[[ RECORDS TO PROCESS, beginning ]]

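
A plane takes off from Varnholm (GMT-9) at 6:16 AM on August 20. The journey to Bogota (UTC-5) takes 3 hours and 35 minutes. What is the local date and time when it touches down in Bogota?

1:51 PM on August 20

Convert departure to UTC: 6:16 AM + 9:00 = 3:16 PM UTC on Aug 20.
Add 3 hours and 35 minutes travel time → 6:51 PM UTC.
Bogota is UTC−5:00, so local arrival = 6:51 PM − 5:00 = 1:51 PM on Aug 20.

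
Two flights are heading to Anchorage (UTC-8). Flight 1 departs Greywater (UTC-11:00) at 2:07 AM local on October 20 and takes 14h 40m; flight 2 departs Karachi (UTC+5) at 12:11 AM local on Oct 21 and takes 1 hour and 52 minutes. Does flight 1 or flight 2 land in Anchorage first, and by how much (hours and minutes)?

the second, by 6 hours 44 minutes

Flight 1 in UTC: 2:07 AM + 11:00 = 1:07 PM on Oct 20.
+14 hours 40 minutes → arrive 3:47 AM UTC on Oct 21.
Flight 2 in UTC: 12:11 AM − 5:00 = 7:11 PM on Oct 20.
+1 hour 52 minutes → arrive 9:03 PM UTC on Oct 20.
Flight 2 lands earlier by 6 hours 44 minutes.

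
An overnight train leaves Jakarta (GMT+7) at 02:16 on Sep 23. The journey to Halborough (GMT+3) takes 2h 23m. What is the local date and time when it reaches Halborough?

00:39 on Sep 23

Convert departure to UTC: 02:16 − 7:00 = 19:16 UTC on Sep 22.
Add 2 hours 23 minutes travel time → 21:39 UTC.
Halborough is UTC+3:00, so local arrival = 21:39 + 3:00 = 00:39 on Sep 23.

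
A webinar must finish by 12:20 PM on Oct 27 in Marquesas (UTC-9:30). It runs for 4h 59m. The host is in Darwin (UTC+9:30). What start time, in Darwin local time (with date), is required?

2:21 AM on October 28

Target end time in UTC: 12:20 PM + 9:30 = 9:50 PM on Oct 27.
Subtract 4 hours and 59 minutes → start 4:51 PM UTC on Oct 27.
Darwin is UTC+9:30: 4:51 PM + 9:30 = 2:21 AM on Oct 28.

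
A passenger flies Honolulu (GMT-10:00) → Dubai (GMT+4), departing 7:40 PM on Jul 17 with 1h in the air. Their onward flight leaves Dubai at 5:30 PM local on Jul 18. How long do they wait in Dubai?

6 hours 50 minutes

Convert departure to UTC: 7:40 PM + 10:00 = 5:40 AM UTC on Jul 18.
Add 1 hour flight time → 6:40 AM UTC.
Dubai is UTC+4:00, so local arrival = 6:40 AM + 4:00 = 10:40 AM on Jul 18.
Layover = 5:30 PM − 10:40 AM = 6 hours 50 minutes.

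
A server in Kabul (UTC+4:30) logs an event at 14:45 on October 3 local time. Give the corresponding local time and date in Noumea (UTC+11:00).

21:15 on Oct 3

Noumea is 6:30 ahead of Kabul.
Shift by the zone difference: 14:45 + 6:30 = 21:15 on Oct 3 in Noumea.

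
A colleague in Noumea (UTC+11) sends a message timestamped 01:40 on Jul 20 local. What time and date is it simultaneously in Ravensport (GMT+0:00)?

14:40 on July 19

Ravensport is 11:00 behind Noumea.
Shift by the zone difference: 01:40 − 11:00 = 14:40 on Jul 19 in Ravensport.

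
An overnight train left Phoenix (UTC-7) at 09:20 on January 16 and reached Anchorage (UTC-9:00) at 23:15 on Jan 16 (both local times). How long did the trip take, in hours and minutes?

Departure in UTC: 09:20 + 7:00 = 16:20 on Jan 16.
Arrival in UTC: 23:15 + 9:00 = 08:15 on Jan 17.
Elapsed = 08:15 − 16:20 (+1 day) = 15 hours 55 minutes.

15 hours 55 minutes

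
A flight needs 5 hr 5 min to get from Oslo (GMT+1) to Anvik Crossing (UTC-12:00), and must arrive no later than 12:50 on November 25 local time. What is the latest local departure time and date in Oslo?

Target arrival in UTC: 12:50 + 12:00 = 00:50 on Nov 26.
Subtract 5 hours and 5 minutes → departure 19:45 UTC on Nov 25.
Oslo is UTC+1:00: 19:45 + 1:00 = 20:45 on Nov 25.

20:45 on Nov 25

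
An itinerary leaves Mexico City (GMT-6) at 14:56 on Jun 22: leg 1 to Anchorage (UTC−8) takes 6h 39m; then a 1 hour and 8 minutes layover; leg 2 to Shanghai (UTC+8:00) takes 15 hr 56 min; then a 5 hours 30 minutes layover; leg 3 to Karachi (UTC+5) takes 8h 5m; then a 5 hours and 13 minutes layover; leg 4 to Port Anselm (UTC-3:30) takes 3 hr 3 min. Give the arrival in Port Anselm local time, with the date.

15:00 on June 24

Convert departure to UTC: 14:56 + 6:00 = 20:56 UTC on Jun 22.
Add 6 hours 39 minutes leg 1 → 03:35 UTC (Jun 23).
Add 1 hour and 8 minutes layover in Anchorage → 04:43 UTC.
Add 15 hours and 56 minutes leg 2 → 20:39 UTC.
Add 5 hours and 30 minutes layover in Shanghai → 02:09 UTC (Jun 24).
Add 8 hours and 5 minutes leg 3 → 10:14 UTC.
Add 5 hours and 13 minutes layover in Karachi → 15:27 UTC.
Add 3 hours 3 minutes leg 4 → 18:30 UTC.
Port Anselm is UTC−3:30, so local arrival = 18:30 − 3:30 = 15:00 on Jun 24.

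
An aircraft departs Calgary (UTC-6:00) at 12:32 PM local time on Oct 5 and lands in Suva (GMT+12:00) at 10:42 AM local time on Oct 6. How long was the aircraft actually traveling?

4 hours 10 minutes

Suva is 18:00 ahead of Calgary.
Clock-face elapsed time (ignoring zones) is 22 hours 10 minutes.
Actual elapsed = 22 hours 10 minutes − 18:00 = 4 hours 10 minutes.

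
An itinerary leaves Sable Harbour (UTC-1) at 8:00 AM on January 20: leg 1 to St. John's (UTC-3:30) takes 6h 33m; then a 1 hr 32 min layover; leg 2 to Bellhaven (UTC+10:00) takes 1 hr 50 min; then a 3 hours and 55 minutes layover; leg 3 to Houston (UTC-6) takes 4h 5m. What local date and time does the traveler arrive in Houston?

Convert departure to UTC: 8:00 AM + 1:00 = 9:00 AM UTC on Jan 20.
Add 6 hours 33 minutes leg 1 → 3:33 PM UTC.
Add 1 hour 32 minutes layover in St. John's → 5:05 PM UTC.
Add 1 hour and 50 minutes leg 2 → 6:55 PM UTC.
Add 3 hours 55 minutes layover in Bellhaven → 10:50 PM UTC.
Add 4 hours 5 minutes leg 3 → 2:55 AM UTC (Jan 21).
Houston is UTC−6:00, so local arrival = 2:55 AM − 6:00 = 8:55 PM on Jan 20.

8:55 PM on January 20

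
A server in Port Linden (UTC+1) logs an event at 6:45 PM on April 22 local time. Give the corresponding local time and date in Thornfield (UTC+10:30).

4:15 AM on Apr 23

Thornfield is 9:30 ahead of Port Linden.
Shift by the zone difference: 6:45 PM + 9:30 = 4:15 AM on Apr 23 in Thornfield.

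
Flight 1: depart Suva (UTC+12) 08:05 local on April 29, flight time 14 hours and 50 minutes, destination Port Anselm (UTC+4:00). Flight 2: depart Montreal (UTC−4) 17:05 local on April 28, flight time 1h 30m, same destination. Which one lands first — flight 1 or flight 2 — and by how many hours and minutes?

the second, by 12 hours 20 minutes

Flight 1 in UTC: 08:05 − 12:00 = 20:05 on Apr 28.
+14 hours and 50 minutes → arrive 10:55 UTC on Apr 29.
Flight 2 in UTC: 17:05 + 4:00 = 21:05 on Apr 28.
+1 hour and 30 minutes → arrive 22:35 UTC on Apr 28.
Flight 2 lands earlier by 12 hours 20 minutes.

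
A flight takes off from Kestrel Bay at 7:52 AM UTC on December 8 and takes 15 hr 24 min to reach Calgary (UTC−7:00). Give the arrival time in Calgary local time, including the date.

Departure is given in UTC: 7:52 AM on Dec 8.
Add 15 hours and 24 minutes → 11:16 PM UTC.
Calgary is UTC−7:00: 11:16 PM − 7:00 = 4:16 PM on Dec 8.

4:16 PM on December 8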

[[ RECORDS TO PROCESS, end ]]

- TASK -
Reproduce, exactly and in full, the lines from the one that contains "Flight 1: depart" to the end of the material.

- RESPONSE -
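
Flight 1: depart Suva (UTC+12) 08:05 local on April 29, flight time 14 hours and 50 minutes, destination Port Anselm (UTC+4:00). Flight 2: depart Montreal (UTC−4) 17:05 local on April 28, flight time 1h 30m, same destination. Which one lands first — flight 1 or flight 2 — and by how many hours and minutes?

the second, by 12 hours 20 minutes

Flight 1 in UTC: 08:05 − 12:00 = 20:05 on Apr 28.
+14 hours and 50 minutes → arrive 10:55 UTC on Apr 29.
Flight 2 in UTC: 17:05 + 4:00 = 21:05 on Apr 28.
+1 hour and 30 minutes → arrive 22:35 UTC on Apr 28.
Flight 2 lands earlier by 12 hours 20 minutes.

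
A flight takes off from Kestrel Bay at 7:52 AM UTC on December 8 and takes 15 hr 24 min to reach Calgary (UTC−7:00). Give the arrival time in Calgary local time, including the date.

Departure is given in UTC: 7:52 AM on Dec 8.
Add 15 hours and 24 minutes → 11:16 PM UTC.
Calgary is UTC−7:00: 11:16 PM − 7:00 = 4:16 PM on Dec 8.

4:16 PM on December 8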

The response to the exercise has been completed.